_Required work_:
Track down each line below containing the string "within" and copy it.

(Provided records)

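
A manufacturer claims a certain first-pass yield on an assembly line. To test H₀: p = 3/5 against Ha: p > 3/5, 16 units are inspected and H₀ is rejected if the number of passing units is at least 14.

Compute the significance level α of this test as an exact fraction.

Under H₀, X ~ Binomial(16, 3/5), and α = P(X ≥ 14).
Adding the binomial terms for j = 14 through 16 with p = 3/5 yields 559607373/30517578125.

559607373/30517578125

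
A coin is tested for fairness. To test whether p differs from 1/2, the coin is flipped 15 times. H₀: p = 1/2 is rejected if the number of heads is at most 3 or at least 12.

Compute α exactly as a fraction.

α = P(S ≤ 3 or S ≥ 12 | p = 1/2), S ~ Binomial(15, 1/2).
By symmetry, α = 2·P(S ≤ 3) = 2·(1 + 15 + 105 + 455)/32768 = 1152/32768 = 9/256.

9/256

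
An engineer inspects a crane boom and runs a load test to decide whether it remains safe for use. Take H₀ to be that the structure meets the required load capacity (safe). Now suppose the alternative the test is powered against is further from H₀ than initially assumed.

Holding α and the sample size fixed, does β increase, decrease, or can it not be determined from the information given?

A bigger departure from H₀ is easier for the test to detect, so it fails to reject less often.

It decreases.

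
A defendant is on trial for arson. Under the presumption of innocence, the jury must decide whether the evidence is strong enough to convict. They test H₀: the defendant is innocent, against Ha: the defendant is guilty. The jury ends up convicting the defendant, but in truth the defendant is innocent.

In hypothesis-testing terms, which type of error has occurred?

'Convicting the defendant' corresponds to rejecting H₀.
H₀ was rejected but H₀ is true — a Type I error (false positive).

Type I error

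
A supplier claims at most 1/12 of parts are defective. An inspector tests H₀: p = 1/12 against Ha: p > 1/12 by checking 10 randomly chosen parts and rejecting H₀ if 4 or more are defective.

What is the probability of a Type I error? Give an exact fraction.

34654379/5159780352

Under H₀, K ~ Binomial(10, 1/12); the Type I error rate is P(K ≥ 4).
α = 1 − P(K ≤ 3) = 1 − 5125125973/5159780352 = 34654379/5159780352.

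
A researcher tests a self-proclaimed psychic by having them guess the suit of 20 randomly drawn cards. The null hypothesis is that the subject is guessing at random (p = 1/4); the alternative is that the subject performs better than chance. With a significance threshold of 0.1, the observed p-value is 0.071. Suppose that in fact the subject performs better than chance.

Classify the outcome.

Neither — the decision is correct.

Since p = 0.071 < α = 0.1, H₀ is rejected.
H₀ is false (actually the subject performs better than chance).
The decision matches the true state — no error.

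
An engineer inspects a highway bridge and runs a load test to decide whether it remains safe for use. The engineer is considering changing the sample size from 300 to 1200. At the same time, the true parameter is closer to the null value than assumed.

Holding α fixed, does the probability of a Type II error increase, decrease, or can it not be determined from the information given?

Cannot be determined from the information given.

The first change alone would make β decrease; the second alone would make β increase. Which effect dominates depends on the magnitudes, which are not given.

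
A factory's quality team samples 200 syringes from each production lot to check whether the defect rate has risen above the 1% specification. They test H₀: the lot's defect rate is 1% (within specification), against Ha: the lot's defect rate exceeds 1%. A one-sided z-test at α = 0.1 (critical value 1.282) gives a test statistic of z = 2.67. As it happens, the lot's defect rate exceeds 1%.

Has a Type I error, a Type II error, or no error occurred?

No error — this is a correct decision.

Since z = 2.67 > z* = 1.282, H₀ is rejected.
H₀ is false (actually the lot's defect rate exceeds 1%).
The decision matches the true state — no error.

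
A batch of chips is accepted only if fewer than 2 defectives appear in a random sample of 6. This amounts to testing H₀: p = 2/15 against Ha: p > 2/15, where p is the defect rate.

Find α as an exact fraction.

84332/455625

α = P(reject H₀ | H₀ true) = P(K ≥ 2 | p = 2/15), K ~ Binomial(6, 2/15).
α = 1 − P(K ≤ 1) = 1 − 371293/455625 = 84332/455625.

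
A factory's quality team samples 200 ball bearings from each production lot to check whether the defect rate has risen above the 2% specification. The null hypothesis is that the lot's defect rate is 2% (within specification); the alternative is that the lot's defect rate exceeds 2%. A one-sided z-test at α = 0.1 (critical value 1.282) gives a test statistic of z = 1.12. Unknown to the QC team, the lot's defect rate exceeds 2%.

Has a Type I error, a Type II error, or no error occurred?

Type II error

Since z = 1.12 ≤ z* = 1.282, H₀ is not rejected.
H₀ is false (actually the lot's defect rate exceeds 2%).
Failing to reject a false H₀ is a Type II error.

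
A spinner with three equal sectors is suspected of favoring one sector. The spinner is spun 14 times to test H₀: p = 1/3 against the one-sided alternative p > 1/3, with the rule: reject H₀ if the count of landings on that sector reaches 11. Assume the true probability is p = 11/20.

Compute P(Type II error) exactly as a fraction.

β = P(fail to reject H₀ | Ha true) = P(S ≤ 10 | p = 11/20), S ~ Binomial(14, 11/20).
Equivalently, β = 1 − P(S ≥ 11) = 767413934602409223/819200000000000000.

767413934602409223/819200000000000000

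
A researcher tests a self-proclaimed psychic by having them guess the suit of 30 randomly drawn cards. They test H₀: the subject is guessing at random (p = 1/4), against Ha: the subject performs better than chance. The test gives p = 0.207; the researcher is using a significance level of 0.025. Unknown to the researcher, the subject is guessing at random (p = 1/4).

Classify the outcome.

Neither — the decision is correct.

Since p = 0.207 ≥ α = 0.025, H₀ is not rejected.
H₀ is true (actually the subject is guessing at random (p = 1/4)).
The decision matches the true state — no error.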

(End Provided records)

_Answer below_:
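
A factory's quality team samples 200 syringes from each production lot to check whether the defect rate has risen above the 1% specification. They test H₀: the lot's defect rate is 1% (within specification), against Ha: the lot's defect rate exceeds 1%. A one-sided z-test at α = 0.1 (critical value 1.282) gives a test statistic of z = 2.67. As it happens, the lot's defect rate exceeds 1%.
A factory's quality team samples 200 ball bearings from each production lot to check whether the defect rate has risen above the 2% specification. The null hypothesis is that the lot's defect rate is 2% (within specification); the alternative is that the lot's defect rate exceeds 2%. A one-sided z-test at α = 0.1 (critical value 1.282) gives a test statistic of z = 1.12. Unknown to the QC team, the lot's defect rate exceeds 2%.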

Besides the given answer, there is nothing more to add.